• Exercise goal:
Transcribe the records in their entirety, exactly as given.

Dataset entries
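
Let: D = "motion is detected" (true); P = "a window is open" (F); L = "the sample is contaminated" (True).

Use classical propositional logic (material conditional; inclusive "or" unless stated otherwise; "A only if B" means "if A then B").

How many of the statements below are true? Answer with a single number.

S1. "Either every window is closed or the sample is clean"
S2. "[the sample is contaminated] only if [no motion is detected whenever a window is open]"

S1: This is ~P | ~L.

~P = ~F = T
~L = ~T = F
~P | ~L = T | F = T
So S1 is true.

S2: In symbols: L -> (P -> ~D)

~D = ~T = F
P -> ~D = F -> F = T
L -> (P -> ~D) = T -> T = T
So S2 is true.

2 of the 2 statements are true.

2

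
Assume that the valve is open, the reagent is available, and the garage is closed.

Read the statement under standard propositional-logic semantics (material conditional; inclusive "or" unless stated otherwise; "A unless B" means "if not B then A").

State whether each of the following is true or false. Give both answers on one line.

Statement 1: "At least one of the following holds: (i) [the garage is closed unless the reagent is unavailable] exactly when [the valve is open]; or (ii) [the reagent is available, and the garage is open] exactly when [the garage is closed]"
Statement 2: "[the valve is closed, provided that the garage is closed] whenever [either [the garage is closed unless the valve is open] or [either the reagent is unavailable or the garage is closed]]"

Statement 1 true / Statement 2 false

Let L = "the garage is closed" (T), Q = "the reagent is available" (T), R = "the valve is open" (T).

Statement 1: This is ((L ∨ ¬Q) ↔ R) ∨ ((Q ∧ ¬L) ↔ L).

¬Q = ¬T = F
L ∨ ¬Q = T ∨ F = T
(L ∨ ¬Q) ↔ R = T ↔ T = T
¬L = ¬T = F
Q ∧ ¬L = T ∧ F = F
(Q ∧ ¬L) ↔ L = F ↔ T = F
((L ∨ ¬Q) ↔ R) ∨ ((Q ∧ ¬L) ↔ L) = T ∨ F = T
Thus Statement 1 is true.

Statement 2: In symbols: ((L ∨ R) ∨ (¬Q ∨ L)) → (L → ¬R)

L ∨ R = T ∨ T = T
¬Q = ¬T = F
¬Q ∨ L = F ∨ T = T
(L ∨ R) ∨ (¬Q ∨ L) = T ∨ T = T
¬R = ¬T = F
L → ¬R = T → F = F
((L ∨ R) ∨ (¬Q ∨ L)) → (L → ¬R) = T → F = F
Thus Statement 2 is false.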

• Written solution:
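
Let: D = "motion is detected" (true); P = "a window is open" (F); L = "the sample is contaminated" (True).

Use classical propositional logic (material conditional; inclusive "or" unless stated otherwise; "A only if B" means "if A then B").

How many of the statements below are true? Answer with a single number.

S1. "Either every window is closed or the sample is clean"
S2. "[the sample is contaminated] only if [no motion is detected whenever a window is open]"

S1: This is ~P | ~L.

~P = ~F = T
~L = ~T = F
~P | ~L = T | F = T
So S1 is true.

S2: In symbols: L -> (P -> ~D)

~D = ~T = F
P -> ~D = F -> F = T
L -> (P -> ~D) = T -> T = T
So S2 is true.

2 of the 2 statements are true.

2

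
Assume that the valve is open, the reagent is available, and the garage is closed.

Read the statement under standard propositional-logic semantics (material conditional; inclusive "or" unless stated otherwise; "A unless B" means "if not B then A").

State whether each of the following is true or false. Give both answers on one line.

Statement 1: "At least one of the following holds: (i) [the garage is closed unless the reagent is unavailable] exactly when [the valve is open]; or (ii) [the reagent is available, and the garage is open] exactly when [the garage is closed]"
Statement 2: "[the valve is closed, provided that the garage is closed] whenever [either [the garage is closed unless the valve is open] or [either the reagent is unavailable or the garage is closed]]"

Statement 1 true / Statement 2 false

Let L = "the garage is closed" (T), Q = "the reagent is available" (T), R = "the valve is open" (T).

Statement 1: This is ((L ∨ ¬Q) ↔ R) ∨ ((Q ∧ ¬L) ↔ L).

¬Q = ¬T = F
L ∨ ¬Q = T ∨ F = T
(L ∨ ¬Q) ↔ R = T ↔ T = T
¬L = ¬T = F
Q ∧ ¬L = T ∧ F = F
(Q ∧ ¬L) ↔ L = F ↔ T = F
((L ∨ ¬Q) ↔ R) ∨ ((Q ∧ ¬L) ↔ L) = T ∨ F = T
Thus Statement 1 is true.

Statement 2: In symbols: ((L ∨ R) ∨ (¬Q ∨ L)) → (L → ¬R)

L ∨ R = T ∨ T = T
¬Q = ¬T = F
¬Q ∨ L = F ∨ T = T
(L ∨ R) ∨ (¬Q ∨ L) = T ∨ T = T
¬R = ¬T = F
L → ¬R = T → F = F
((L ∨ R) ∨ (¬Q ∨ L)) → (L → ¬R) = T → F = F
Thus Statement 2 is false.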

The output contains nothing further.